- **Activity**
This exercise calls for every line of the data below with the string "sinθ" in it.

- **Collected data**
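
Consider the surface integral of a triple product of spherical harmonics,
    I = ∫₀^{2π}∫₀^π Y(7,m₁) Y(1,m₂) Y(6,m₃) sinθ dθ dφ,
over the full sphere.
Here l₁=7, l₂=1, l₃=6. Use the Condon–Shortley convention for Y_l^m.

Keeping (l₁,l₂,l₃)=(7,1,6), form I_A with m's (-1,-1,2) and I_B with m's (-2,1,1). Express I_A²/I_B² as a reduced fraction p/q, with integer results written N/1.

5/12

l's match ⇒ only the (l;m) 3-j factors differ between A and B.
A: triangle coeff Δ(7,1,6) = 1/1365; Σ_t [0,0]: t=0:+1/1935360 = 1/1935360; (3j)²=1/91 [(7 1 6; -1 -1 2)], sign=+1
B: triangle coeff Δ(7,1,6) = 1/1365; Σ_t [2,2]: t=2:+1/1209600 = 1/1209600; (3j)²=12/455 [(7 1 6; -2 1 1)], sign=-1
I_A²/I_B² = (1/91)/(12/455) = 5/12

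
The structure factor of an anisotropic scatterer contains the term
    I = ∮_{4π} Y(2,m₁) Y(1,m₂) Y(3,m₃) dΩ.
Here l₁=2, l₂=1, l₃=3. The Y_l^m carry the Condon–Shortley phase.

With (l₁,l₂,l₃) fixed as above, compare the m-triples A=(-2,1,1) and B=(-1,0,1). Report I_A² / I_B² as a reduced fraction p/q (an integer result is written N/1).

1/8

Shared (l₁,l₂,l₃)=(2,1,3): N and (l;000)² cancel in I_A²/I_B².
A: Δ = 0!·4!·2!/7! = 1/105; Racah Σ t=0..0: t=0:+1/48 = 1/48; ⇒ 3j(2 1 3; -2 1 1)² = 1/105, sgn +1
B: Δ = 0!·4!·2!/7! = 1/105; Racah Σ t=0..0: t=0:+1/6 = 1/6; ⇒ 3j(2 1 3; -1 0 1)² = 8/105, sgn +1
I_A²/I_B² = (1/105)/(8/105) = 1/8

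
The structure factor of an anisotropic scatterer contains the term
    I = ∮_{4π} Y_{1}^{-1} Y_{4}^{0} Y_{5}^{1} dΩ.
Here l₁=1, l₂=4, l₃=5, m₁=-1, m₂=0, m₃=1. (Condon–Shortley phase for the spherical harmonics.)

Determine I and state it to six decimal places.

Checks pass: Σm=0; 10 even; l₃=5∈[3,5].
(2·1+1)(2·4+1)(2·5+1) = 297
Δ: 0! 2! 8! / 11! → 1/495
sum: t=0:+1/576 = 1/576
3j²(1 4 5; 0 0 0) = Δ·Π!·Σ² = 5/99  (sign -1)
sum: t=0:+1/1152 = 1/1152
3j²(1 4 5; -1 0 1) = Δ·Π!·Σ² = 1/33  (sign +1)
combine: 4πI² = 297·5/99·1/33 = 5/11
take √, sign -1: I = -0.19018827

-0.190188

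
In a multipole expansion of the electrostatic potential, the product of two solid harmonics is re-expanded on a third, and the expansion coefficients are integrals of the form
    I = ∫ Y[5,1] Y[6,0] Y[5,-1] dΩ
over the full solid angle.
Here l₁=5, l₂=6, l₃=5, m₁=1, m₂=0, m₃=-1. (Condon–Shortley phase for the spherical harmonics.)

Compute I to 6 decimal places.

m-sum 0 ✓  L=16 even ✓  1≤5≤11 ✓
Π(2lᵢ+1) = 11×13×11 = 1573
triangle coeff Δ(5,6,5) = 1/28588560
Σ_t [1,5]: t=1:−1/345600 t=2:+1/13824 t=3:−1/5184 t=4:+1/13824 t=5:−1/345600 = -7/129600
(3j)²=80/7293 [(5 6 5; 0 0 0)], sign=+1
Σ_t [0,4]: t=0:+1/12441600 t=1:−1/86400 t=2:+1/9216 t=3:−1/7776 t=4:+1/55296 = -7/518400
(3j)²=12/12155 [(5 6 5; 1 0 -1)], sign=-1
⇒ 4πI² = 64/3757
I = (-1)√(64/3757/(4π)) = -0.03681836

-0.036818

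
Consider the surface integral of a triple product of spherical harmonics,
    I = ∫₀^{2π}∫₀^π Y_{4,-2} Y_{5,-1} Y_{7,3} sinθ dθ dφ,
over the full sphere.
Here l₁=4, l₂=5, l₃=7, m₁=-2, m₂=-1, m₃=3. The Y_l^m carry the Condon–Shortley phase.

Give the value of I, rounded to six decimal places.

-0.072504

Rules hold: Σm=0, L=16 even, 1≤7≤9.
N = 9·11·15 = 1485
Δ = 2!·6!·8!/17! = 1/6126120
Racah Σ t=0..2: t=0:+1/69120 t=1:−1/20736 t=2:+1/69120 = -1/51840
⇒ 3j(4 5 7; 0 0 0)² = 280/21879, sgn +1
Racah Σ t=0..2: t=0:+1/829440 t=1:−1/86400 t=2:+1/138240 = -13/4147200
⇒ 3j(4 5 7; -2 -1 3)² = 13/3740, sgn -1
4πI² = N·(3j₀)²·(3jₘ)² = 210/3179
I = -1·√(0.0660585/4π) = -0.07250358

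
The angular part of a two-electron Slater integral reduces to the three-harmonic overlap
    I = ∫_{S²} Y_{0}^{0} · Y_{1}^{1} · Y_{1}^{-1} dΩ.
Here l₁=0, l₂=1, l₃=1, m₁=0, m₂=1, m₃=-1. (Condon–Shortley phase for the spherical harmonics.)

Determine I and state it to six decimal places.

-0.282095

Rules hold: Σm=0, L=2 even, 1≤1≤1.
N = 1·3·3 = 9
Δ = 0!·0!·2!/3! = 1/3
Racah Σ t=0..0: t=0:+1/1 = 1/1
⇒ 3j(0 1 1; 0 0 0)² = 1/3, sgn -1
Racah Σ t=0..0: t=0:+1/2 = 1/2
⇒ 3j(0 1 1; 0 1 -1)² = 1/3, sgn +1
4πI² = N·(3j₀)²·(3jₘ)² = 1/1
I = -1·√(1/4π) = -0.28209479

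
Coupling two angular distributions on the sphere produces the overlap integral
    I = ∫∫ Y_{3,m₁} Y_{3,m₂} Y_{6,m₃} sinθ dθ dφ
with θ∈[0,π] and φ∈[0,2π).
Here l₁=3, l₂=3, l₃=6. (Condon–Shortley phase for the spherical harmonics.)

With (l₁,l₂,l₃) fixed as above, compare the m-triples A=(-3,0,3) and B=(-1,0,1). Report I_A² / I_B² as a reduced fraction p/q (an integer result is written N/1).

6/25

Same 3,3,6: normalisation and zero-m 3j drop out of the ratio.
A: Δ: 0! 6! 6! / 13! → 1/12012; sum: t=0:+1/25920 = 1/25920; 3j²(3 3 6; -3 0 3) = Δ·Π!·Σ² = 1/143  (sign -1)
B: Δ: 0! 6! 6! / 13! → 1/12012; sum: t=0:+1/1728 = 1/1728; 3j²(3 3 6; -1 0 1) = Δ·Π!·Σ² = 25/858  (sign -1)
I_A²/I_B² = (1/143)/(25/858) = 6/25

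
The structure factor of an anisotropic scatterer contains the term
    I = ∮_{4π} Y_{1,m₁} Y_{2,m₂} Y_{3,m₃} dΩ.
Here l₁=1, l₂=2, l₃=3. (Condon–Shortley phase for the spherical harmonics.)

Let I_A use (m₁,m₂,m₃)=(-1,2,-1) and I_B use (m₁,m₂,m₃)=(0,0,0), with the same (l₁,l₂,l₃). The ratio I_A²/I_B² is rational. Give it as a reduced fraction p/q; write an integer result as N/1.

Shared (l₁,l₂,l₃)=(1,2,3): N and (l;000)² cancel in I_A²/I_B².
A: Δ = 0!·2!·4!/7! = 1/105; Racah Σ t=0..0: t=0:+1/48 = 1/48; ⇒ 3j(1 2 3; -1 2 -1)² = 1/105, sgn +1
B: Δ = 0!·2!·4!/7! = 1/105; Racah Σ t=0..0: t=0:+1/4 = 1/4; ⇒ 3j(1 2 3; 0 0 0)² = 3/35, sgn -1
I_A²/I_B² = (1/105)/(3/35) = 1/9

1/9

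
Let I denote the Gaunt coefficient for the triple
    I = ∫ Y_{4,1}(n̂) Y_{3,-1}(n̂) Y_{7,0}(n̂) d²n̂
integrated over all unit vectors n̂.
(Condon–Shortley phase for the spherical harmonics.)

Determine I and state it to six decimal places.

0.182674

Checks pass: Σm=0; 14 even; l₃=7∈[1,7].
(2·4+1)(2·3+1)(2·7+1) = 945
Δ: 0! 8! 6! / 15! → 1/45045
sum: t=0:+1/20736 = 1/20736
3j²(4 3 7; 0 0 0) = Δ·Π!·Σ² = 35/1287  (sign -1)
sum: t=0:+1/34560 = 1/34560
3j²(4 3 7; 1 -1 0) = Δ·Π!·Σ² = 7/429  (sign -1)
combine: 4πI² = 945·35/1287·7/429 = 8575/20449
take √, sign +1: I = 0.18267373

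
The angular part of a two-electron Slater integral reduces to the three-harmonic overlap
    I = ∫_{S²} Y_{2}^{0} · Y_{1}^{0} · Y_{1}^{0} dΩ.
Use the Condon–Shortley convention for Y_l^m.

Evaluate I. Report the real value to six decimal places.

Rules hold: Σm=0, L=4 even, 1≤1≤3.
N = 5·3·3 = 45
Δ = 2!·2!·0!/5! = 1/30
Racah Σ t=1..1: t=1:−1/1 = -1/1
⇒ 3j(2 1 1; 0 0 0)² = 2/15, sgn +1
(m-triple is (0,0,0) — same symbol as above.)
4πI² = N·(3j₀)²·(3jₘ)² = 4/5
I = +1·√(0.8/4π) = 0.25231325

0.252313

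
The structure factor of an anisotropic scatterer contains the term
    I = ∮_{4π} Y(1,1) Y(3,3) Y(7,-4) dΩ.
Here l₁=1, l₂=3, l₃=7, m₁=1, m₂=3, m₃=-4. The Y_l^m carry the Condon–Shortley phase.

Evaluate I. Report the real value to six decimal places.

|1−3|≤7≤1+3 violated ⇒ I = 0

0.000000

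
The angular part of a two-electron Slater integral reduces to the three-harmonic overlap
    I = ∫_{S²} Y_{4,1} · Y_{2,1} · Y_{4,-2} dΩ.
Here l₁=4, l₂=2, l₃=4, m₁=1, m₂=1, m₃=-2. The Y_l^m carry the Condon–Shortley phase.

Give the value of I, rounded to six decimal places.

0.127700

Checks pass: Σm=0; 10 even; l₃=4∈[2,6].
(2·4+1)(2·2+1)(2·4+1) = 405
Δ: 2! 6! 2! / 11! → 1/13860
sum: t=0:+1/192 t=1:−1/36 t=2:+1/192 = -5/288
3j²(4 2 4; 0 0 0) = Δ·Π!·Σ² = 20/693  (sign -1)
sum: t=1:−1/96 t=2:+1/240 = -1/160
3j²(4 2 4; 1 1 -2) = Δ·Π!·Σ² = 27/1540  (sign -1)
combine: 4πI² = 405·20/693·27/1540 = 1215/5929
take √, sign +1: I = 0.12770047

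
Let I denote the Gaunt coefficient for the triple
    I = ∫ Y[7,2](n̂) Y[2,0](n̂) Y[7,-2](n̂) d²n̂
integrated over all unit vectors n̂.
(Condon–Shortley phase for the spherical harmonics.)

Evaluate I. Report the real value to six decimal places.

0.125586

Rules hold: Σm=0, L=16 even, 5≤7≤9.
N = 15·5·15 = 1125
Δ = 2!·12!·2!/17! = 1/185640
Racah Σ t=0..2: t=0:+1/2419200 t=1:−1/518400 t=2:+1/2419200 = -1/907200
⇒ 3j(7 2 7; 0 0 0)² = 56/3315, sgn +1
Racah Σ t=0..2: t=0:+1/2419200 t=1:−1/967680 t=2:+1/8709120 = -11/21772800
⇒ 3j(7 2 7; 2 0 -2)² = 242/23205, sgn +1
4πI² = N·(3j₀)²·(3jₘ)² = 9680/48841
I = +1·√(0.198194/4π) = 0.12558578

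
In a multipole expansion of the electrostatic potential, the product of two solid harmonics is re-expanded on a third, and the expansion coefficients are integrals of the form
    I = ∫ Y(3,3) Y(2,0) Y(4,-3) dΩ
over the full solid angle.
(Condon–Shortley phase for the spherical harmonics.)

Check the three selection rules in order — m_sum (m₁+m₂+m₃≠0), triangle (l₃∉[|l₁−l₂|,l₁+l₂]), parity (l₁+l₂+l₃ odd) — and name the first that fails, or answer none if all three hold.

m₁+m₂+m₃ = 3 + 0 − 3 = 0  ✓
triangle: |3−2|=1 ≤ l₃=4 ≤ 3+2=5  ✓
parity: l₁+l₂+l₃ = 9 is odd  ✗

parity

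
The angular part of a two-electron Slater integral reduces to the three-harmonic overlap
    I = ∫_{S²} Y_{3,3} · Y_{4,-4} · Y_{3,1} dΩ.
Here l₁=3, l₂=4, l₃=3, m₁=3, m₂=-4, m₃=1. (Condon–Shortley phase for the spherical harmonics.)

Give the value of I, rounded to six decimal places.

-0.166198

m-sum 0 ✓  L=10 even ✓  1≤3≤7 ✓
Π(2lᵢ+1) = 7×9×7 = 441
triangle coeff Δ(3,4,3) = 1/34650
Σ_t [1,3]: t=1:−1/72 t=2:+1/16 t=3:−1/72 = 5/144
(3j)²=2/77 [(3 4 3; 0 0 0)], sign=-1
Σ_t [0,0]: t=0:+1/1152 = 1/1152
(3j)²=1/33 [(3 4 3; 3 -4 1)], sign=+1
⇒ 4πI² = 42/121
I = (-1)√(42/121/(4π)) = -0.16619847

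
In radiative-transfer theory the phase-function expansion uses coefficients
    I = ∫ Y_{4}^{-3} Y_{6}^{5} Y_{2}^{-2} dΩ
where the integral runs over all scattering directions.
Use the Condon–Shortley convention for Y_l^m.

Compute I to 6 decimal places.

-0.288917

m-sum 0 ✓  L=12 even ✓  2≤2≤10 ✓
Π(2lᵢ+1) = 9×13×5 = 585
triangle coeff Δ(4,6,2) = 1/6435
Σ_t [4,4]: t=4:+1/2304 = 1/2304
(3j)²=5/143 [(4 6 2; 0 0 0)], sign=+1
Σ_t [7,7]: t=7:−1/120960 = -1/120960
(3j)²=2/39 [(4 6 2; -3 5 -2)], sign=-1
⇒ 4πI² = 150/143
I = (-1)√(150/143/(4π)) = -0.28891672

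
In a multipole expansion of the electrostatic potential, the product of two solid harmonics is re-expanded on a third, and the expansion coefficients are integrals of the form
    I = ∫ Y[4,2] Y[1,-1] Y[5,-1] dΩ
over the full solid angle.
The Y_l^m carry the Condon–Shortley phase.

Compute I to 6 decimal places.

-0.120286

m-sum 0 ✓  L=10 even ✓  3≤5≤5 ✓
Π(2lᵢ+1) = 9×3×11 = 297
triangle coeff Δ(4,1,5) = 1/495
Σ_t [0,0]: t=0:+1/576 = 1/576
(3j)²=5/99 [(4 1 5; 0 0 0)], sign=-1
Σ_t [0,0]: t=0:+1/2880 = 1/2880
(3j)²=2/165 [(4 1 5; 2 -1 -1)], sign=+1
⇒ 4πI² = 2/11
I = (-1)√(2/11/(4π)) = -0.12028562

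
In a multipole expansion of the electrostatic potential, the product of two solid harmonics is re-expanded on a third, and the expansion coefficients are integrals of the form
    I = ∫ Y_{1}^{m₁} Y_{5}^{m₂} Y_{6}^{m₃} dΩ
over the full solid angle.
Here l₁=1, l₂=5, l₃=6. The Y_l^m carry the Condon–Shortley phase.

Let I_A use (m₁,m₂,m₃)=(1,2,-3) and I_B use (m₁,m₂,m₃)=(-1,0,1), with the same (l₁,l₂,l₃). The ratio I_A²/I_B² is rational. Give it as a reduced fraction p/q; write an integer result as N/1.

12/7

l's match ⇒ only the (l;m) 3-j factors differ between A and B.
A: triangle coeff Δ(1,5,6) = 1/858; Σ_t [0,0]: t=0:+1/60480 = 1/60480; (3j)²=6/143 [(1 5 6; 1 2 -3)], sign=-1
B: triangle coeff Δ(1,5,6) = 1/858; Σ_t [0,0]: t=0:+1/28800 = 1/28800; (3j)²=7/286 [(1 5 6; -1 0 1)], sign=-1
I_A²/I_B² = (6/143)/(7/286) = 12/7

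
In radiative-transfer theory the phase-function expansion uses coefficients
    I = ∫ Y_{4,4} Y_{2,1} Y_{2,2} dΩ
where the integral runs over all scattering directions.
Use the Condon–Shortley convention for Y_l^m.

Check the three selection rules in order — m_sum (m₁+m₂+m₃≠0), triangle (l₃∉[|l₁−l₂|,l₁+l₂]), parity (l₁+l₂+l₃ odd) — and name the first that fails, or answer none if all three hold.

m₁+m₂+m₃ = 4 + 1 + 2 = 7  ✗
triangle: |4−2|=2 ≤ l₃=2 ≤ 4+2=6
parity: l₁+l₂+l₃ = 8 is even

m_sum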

- **Written answer**
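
    I = ∫₀^{2π}∫₀^π Y(7,m₁) Y(1,m₂) Y(6,m₃) sinθ dθ dφ,
    I = ∫₀^{2π}∫₀^π Y_{4,-2} Y_{5,-1} Y_{7,3} sinθ dθ dφ,
    I = ∫∫ Y_{3,m₁} Y_{3,m₂} Y_{6,m₃} sinθ dθ dφ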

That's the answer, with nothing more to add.